● **WHAT IS BEING ASKED**: The response should consist of the data reproduced word for word.
**** MATERIAL PROVIDED
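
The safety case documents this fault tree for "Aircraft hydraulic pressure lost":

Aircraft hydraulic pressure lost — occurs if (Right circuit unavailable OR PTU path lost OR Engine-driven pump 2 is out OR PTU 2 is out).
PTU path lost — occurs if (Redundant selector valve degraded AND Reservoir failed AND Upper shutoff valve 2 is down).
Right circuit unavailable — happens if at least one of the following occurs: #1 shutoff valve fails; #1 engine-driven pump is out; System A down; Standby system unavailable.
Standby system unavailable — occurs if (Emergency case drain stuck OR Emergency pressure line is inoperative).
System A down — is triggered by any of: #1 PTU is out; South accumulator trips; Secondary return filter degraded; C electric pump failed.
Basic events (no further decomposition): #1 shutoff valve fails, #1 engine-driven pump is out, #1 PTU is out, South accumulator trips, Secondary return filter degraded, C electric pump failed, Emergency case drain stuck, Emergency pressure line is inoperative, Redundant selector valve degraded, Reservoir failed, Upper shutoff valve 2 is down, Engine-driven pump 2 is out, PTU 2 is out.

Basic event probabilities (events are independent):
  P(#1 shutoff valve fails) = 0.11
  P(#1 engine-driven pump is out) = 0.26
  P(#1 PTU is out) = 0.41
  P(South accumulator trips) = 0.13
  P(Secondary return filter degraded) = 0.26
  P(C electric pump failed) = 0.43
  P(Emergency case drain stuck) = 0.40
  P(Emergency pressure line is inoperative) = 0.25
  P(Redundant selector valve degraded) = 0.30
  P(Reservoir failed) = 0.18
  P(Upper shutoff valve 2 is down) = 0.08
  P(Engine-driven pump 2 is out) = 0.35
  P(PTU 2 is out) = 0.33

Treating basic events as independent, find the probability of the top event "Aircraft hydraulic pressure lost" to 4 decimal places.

P(System A down) [OR] = 1 − (1−0.41) × (1−0.13) × (1−0.26) × (1−0.43) = 0.783490
P(Standby system unavailable) [OR] = 1 − (1−0.40) × (1−0.25) = 0.550000
P(Right circuit unavailable) [OR] = 1 − (1−0.11) × (1−0.26) × (1−0.783490) × (1−0.550000) = 0.935833
P(PTU path lost) [AND] = 0.30 × 0.18 × 0.08 = 0.004320
P(Aircraft hydraulic pressure lost) [OR] = 1 − (1−0.935833) × (1−0.004320) × (1−0.35) × (1−0.33) = 0.972176
Rounded to 4 decimal places: P(Aircraft hydraulic pressure lost) ≈ 0.9722.

0.9722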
********
● **YOUR SOLUTION**:
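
The safety case documents this fault tree for "Aircraft hydraulic pressure lost":

Aircraft hydraulic pressure lost — occurs if (Right circuit unavailable OR PTU path lost OR Engine-driven pump 2 is out OR PTU 2 is out).
PTU path lost — occurs if (Redundant selector valve degraded AND Reservoir failed AND Upper shutoff valve 2 is down).
Right circuit unavailable — happens if at least one of the following occurs: #1 shutoff valve fails; #1 engine-driven pump is out; System A down; Standby system unavailable.
Standby system unavailable — occurs if (Emergency case drain stuck OR Emergency pressure line is inoperative).
System A down — is triggered by any of: #1 PTU is out; South accumulator trips; Secondary return filter degraded; C electric pump failed.
Basic events (no further decomposition): #1 shutoff valve fails, #1 engine-driven pump is out, #1 PTU is out, South accumulator trips, Secondary return filter degraded, C electric pump failed, Emergency case drain stuck, Emergency pressure line is inoperative, Redundant selector valve degraded, Reservoir failed, Upper shutoff valve 2 is down, Engine-driven pump 2 is out, PTU 2 is out.

Basic event probabilities (events are independent):
  P(#1 shutoff valve fails) = 0.11
  P(#1 engine-driven pump is out) = 0.26
  P(#1 PTU is out) = 0.41
  P(South accumulator trips) = 0.13
  P(Secondary return filter degraded) = 0.26
  P(C electric pump failed) = 0.43
  P(Emergency case drain stuck) = 0.40
  P(Emergency pressure line is inoperative) = 0.25
  P(Redundant selector valve degraded) = 0.30
  P(Reservoir failed) = 0.18
  P(Upper shutoff valve 2 is down) = 0.08
  P(Engine-driven pump 2 is out) = 0.35
  P(PTU 2 is out) = 0.33

Treating basic events as independent, find the probability of the top event "Aircraft hydraulic pressure lost" to 4 decimal places.

P(System A down) [OR] = 1 − (1−0.41) × (1−0.13) × (1−0.26) × (1−0.43) = 0.783490
P(Standby system unavailable) [OR] = 1 − (1−0.40) × (1−0.25) = 0.550000
P(Right circuit unavailable) [OR] = 1 − (1−0.11) × (1−0.26) × (1−0.783490) × (1−0.550000) = 0.935833
P(PTU path lost) [AND] = 0.30 × 0.18 × 0.08 = 0.004320
P(Aircraft hydraulic pressure lost) [OR] = 1 − (1−0.935833) × (1−0.004320) × (1−0.35) × (1−0.33) = 0.972176
Rounded to 4 decimal places: P(Aircraft hydraulic pressure lost) ≈ 0.9722.

0.9722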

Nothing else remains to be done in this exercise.